§ **About this exercise**
Could every line of the data be copied out once more, exactly?

§ **Recorded information**
--

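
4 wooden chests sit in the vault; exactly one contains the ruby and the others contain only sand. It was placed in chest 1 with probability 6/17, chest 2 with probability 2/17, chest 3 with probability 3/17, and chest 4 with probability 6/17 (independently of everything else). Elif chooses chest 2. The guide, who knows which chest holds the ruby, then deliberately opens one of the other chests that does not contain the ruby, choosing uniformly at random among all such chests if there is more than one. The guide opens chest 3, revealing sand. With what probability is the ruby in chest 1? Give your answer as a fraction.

9/20

Apply Bayes' rule, conditioning on where the ruby actually is.
If it is in either of chests 1 and 4 (prior 6/17 each): the guide has 2 equally likely choices, so probability 1/2; weight (6/17)·(1/2) = 3/17 each.
If it is in chest 2 (prior 2/17): the guide has 3 equally likely choices, so probability 1/3; weight (2/17)·(1/3) = 2/51.
If it is in chest 3 (prior 3/17): the guide opened chest 3, so this case is ruled out; weight (3/17)·0 = 0.
The weights sum to 20/51.
So P(the ruby in chest 1 | the guide opened chest 3) = (3/17) / (20/51) = 9/20.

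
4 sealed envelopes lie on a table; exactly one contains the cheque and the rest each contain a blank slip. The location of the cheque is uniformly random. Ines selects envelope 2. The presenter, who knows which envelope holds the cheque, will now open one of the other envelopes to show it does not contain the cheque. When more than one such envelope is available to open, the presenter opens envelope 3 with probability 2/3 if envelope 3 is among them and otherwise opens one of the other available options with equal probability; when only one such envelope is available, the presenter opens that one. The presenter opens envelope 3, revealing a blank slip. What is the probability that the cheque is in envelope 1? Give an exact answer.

Apply Bayes' rule, conditioning on where the cheque actually is.
If it is in any of envelopes 1, 2, and 4 (prior 1/4 each): envelope 3 is available, opened with probability 2/3; weight (1/4)·(2/3) = 1/6 each.
If it is in envelope 3 (prior 1/4): the presenter opened envelope 3, so this case is ruled out; weight (1/4)·0 = 0.
The weights sum to 1/2.
So P(the cheque in envelope 1 | the presenter opened envelope 3) = (1/6) / (1/2) = 1/3.

1/3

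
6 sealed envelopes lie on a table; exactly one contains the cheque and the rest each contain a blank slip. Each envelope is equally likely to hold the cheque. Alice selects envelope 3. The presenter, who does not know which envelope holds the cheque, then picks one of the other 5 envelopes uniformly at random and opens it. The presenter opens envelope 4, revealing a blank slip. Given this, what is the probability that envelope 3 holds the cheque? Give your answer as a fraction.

1/5

Apply Bayes' rule, conditioning on where the cheque actually is.
If it is in any of envelopes 1, 2, 3, 5, and 6 (prior 1/6 each): the presenter picks envelope 4 with probability 1/5 regardless, and it is not the prize; weight (1/6)·(1/5) = 1/30 each.
If it is in envelope 4 (prior 1/6): the presenter opened envelope 4, so this case is ruled out; weight (1/6)·0 = 0.
The weights sum to 1/6.
So P(the cheque in envelope 3 | the presenter opened envelope 4) = (1/30) / (1/6) = 1/5.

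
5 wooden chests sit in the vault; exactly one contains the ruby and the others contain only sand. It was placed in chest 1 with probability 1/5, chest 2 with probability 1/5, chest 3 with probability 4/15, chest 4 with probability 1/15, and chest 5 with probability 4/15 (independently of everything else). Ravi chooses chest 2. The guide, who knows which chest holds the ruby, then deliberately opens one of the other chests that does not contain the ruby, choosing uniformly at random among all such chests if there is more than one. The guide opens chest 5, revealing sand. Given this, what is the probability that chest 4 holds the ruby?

4/41

Consider each possible location of the ruby in turn.
If it is in chest 1 (prior 1/5): the guide has 3 equally likely choices, so probability 1/3; weight (1/5)·(1/3) = 1/15.
If it is in chest 2 (prior 1/5): the guide has 4 equally likely choices, so probability 1/4; weight (1/5)·(1/4) = 1/20.
If it is in chest 3 (prior 4/15): the guide has 3 equally likely choices, so probability 1/3; weight (4/15)·(1/3) = 4/45.
If it is in chest 4 (prior 1/15): the guide has 3 equally likely choices, so probability 1/3; weight (1/15)·(1/3) = 1/45.
If it is in chest 5 (prior 4/15): the guide opened chest 5, so this case is ruled out; weight (4/15)·0 = 0.
The weights sum to 41/180.
So P(the ruby in chest 4 | the guide opened chest 5) = (1/45) / (41/180) = 4/41.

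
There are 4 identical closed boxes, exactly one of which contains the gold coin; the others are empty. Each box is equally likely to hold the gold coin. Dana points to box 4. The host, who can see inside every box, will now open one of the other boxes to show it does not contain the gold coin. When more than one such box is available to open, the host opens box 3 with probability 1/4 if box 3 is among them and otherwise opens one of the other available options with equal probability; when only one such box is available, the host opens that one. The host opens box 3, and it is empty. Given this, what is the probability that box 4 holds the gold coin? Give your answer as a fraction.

Consider each possible location of the gold coin in turn.
If it is in any of boxes 1, 2, and 4 (prior 1/4 each): box 3 is available, opened with probability 1/4; weight (1/4)·(1/4) = 1/16 each.
If it is in box 3 (prior 1/4): the host opened box 3, so this case is ruled out; weight (1/4)·0 = 0.
The weights sum to 3/16.
So P(the gold coin in box 4 | the host opened box 3) = (1/16) / (3/16) = 1/3.

1/3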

--

§ **The answer**
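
4 wooden chests sit in the vault; exactly one contains the ruby and the others contain only sand. It was placed in chest 1 with probability 6/17, chest 2 with probability 2/17, chest 3 with probability 3/17, and chest 4 with probability 6/17 (independently of everything else). Elif chooses chest 2. The guide, who knows which chest holds the ruby, then deliberately opens one of the other chests that does not contain the ruby, choosing uniformly at random among all such chests if there is more than one. The guide opens chest 3, revealing sand. With what probability is the ruby in chest 1? Give your answer as a fraction.

9/20

Apply Bayes' rule, conditioning on where the ruby actually is.
If it is in either of chests 1 and 4 (prior 6/17 each): the guide has 2 equally likely choices, so probability 1/2; weight (6/17)·(1/2) = 3/17 each.
If it is in chest 2 (prior 2/17): the guide has 3 equally likely choices, so probability 1/3; weight (2/17)·(1/3) = 2/51.
If it is in chest 3 (prior 3/17): the guide opened chest 3, so this case is ruled out; weight (3/17)·0 = 0.
The weights sum to 20/51.
So P(the ruby in chest 1 | the guide opened chest 3) = (3/17) / (20/51) = 9/20.

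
4 sealed envelopes lie on a table; exactly one contains the cheque and the rest each contain a blank slip. The location of the cheque is uniformly random. Ines selects envelope 2. The presenter, who knows which envelope holds the cheque, will now open one of the other envelopes to show it does not contain the cheque. When more than one such envelope is available to open, the presenter opens envelope 3 with probability 2/3 if envelope 3 is among them and otherwise opens one of the other available options with equal probability; when only one such envelope is available, the presenter opens that one. The presenter opens envelope 3, revealing a blank slip. What is the probability that the cheque is in envelope 1? Give an exact answer.

Apply Bayes' rule, conditioning on where the cheque actually is.
If it is in any of envelopes 1, 2, and 4 (prior 1/4 each): envelope 3 is available, opened with probability 2/3; weight (1/4)·(2/3) = 1/6 each.
If it is in envelope 3 (prior 1/4): the presenter opened envelope 3, so this case is ruled out; weight (1/4)·0 = 0.
The weights sum to 1/2.
So P(the cheque in envelope 1 | the presenter opened envelope 3) = (1/6) / (1/2) = 1/3.

1/3

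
6 sealed envelopes lie on a table; exactly one contains the cheque and the rest each contain a blank slip. Each envelope is equally likely to hold the cheque. Alice selects envelope 3. The presenter, who does not know which envelope holds the cheque, then picks one of the other 5 envelopes uniformly at random and opens it. The presenter opens envelope 4, revealing a blank slip. Given this, what is the probability that envelope 3 holds the cheque? Give your answer as a fraction.

1/5

Apply Bayes' rule, conditioning on where the cheque actually is.
If it is in any of envelopes 1, 2, 3, 5, and 6 (prior 1/6 each): the presenter picks envelope 4 with probability 1/5 regardless, and it is not the prize; weight (1/6)·(1/5) = 1/30 each.
If it is in envelope 4 (prior 1/6): the presenter opened envelope 4, so this case is ruled out; weight (1/6)·0 = 0.
The weights sum to 1/6.
So P(the cheque in envelope 3 | the presenter opened envelope 4) = (1/30) / (1/6) = 1/5.

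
5 wooden chests sit in the vault; exactly one contains the ruby and the others contain only sand. It was placed in chest 1 with probability 1/5, chest 2 with probability 1/5, chest 3 with probability 4/15, chest 4 with probability 1/15, and chest 5 with probability 4/15 (independently of everything else). Ravi chooses chest 2. The guide, who knows which chest holds the ruby, then deliberately opens one of the other chests that does not contain the ruby, choosing uniformly at random among all such chests if there is more than one. The guide opens chest 5, revealing sand. Given this, what is the probability that chest 4 holds the ruby?

4/41

Consider each possible location of the ruby in turn.
If it is in chest 1 (prior 1/5): the guide has 3 equally likely choices, so probability 1/3; weight (1/5)·(1/3) = 1/15.
If it is in chest 2 (prior 1/5): the guide has 4 equally likely choices, so probability 1/4; weight (1/5)·(1/4) = 1/20.
If it is in chest 3 (prior 4/15): the guide has 3 equally likely choices, so probability 1/3; weight (4/15)·(1/3) = 4/45.
If it is in chest 4 (prior 1/15): the guide has 3 equally likely choices, so probability 1/3; weight (1/15)·(1/3) = 1/45.
If it is in chest 5 (prior 4/15): the guide opened chest 5, so this case is ruled out; weight (4/15)·0 = 0.
The weights sum to 41/180.
So P(the ruby in chest 4 | the guide opened chest 5) = (1/45) / (41/180) = 4/41.

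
There are 4 identical closed boxes, exactly one of which contains the gold coin; the others are empty. Each box is equally likely to hold the gold coin. Dana points to box 4. The host, who can see inside every box, will now open one of the other boxes to show it does not contain the gold coin. When more than one such box is available to open, the host opens box 3 with probability 1/4 if box 3 is among them and otherwise opens one of the other available options with equal probability; when only one such box is available, the host opens that one. The host opens box 3, and it is empty. Given this, what is the probability that box 4 holds the gold coin? Give your answer as a fraction.

Consider each possible location of the gold coin in turn.
If it is in any of boxes 1, 2, and 4 (prior 1/4 each): box 3 is available, opened with probability 1/4; weight (1/4)·(1/4) = 1/16 each.
If it is in box 3 (prior 1/4): the host opened box 3, so this case is ruled out; weight (1/4)·0 = 0.
The weights sum to 3/16.
So P(the gold coin in box 4 | the host opened box 3) = (1/16) / (3/16) = 1/3.

1/3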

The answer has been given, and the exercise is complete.